*** DATA EXTRACTS ***

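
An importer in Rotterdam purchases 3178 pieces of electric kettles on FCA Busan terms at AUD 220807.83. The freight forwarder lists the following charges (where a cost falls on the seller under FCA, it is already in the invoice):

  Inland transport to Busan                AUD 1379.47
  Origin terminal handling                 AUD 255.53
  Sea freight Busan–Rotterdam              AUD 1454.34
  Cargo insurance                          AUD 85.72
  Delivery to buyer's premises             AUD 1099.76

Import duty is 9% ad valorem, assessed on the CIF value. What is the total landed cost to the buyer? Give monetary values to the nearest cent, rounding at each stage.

Total landed cost: AUD 243737.49

FCA: the seller delivers export-cleared goods to the carrier; the buyer bears costs from that point.
Already in the invoice (seller's account under FCA): inland to port — exclude.
CIF value = FCA price + origin terminal + freight + insurance = 220807.83 + 255.53 + 1454.34 + 85.72 = 222603.42
Import duty = 222603.42 × 9% = 20034.31
Buyer bears: origin terminal 255.53 + freight 1454.34 + insurance 85.72 + delivery 1099.76 + duty 20034.31 = 22929.66
Landed cost = invoice 220807.83 + 22929.66 = 243737.49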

*** End of DATA EXTRACTS ***

Only the lines from the one containing "Origin terminal handling" through the one containing "Delivery to buyer's" are to be retyped, both boundary lines included, with no other material.

• _RESULT_
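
  Origin terminal handling                 AUD 255.53
  Sea freight Busan–Rotterdam              AUD 1454.34
  Cargo insurance                          AUD 85.72
  Delivery to buyer's premises             AUD 1099.76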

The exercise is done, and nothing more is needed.